The problem ▸
Nothing in the data below may be left out; return all of it exactly.

Saved data entries

══════

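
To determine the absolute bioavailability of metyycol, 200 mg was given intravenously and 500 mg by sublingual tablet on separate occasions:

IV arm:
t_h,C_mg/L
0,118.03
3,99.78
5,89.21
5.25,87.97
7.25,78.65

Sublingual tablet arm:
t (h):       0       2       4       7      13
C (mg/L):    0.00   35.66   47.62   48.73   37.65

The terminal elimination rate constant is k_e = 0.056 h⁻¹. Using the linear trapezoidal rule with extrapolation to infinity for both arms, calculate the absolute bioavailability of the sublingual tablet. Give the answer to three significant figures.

Trapezoidal AUC_0→7.25 (IV):
  [0→3]: (118.03+99.78)/2 × 3 = 326.715
  [3→5]: (99.78+89.21)/2 × 2 = 188.99
  [5→5.25]: (89.21+87.97)/2 × 0.25 = 22.1475
  [5.25→7.25]: (87.97+78.65)/2 × 2 = 166.62
  Sum = 704.4725 mg/L·h
IV tail: 78.65/0.056 = 1404.464; AUC_iv,0→∞ = 704.4725 + 1404.464 = 2108.9365 mg/L·h
Trapezoidal AUC_0→13 (sublingual tablet):
  [0→2]: (0.00+35.66)/2 × 2 = 35.66
  [2→4]: (35.66+47.62)/2 × 2 = 83.28
  [4→7]: (47.62+48.73)/2 × 3 = 144.525
  [7→13]: (48.73+37.65)/2 × 6 = 259.14
  Sum = 522.605 mg/L·h
sublingual tablet tail: 37.65/0.056 = 672.321; AUC_ev,0→∞ = 522.605 + 672.321 = 1194.926 mg/L·h
F = (AUC_ev/D_ev)/(AUC_iv/D_iv) = (1194.926/500)/(2108.9365/200) = 2.389852/10.5447 = 0.2266

F = 0.227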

══════

Solution ▸
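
To determine the absolute bioavailability of metyycol, 200 mg was given intravenously and 500 mg by sublingual tablet on separate occasions:

IV arm:
t_h,C_mg/L
0,118.03
3,99.78
5,89.21
5.25,87.97
7.25,78.65

Sublingual tablet arm:
t (h):       0       2       4       7      13
C (mg/L):    0.00   35.66   47.62   48.73   37.65

The terminal elimination rate constant is k_e = 0.056 h⁻¹. Using the linear trapezoidal rule with extrapolation to infinity for both arms, calculate the absolute bioavailability of the sublingual tablet. Give the answer to three significant figures.

Trapezoidal AUC_0→7.25 (IV):
  [0→3]: (118.03+99.78)/2 × 3 = 326.715
  [3→5]: (99.78+89.21)/2 × 2 = 188.99
  [5→5.25]: (89.21+87.97)/2 × 0.25 = 22.1475
  [5.25→7.25]: (87.97+78.65)/2 × 2 = 166.62
  Sum = 704.4725 mg/L·h
IV tail: 78.65/0.056 = 1404.464; AUC_iv,0→∞ = 704.4725 + 1404.464 = 2108.9365 mg/L·h
Trapezoidal AUC_0→13 (sublingual tablet):
  [0→2]: (0.00+35.66)/2 × 2 = 35.66
  [2→4]: (35.66+47.62)/2 × 2 = 83.28
  [4→7]: (47.62+48.73)/2 × 3 = 144.525
  [7→13]: (48.73+37.65)/2 × 6 = 259.14
  Sum = 522.605 mg/L·h
sublingual tablet tail: 37.65/0.056 = 672.321; AUC_ev,0→∞ = 522.605 + 672.321 = 1194.926 mg/L·h
F = (AUC_ev/D_ev)/(AUC_iv/D_iv) = (1194.926/500)/(2108.9365/200) = 2.389852/10.5447 = 0.2266

F = 0.227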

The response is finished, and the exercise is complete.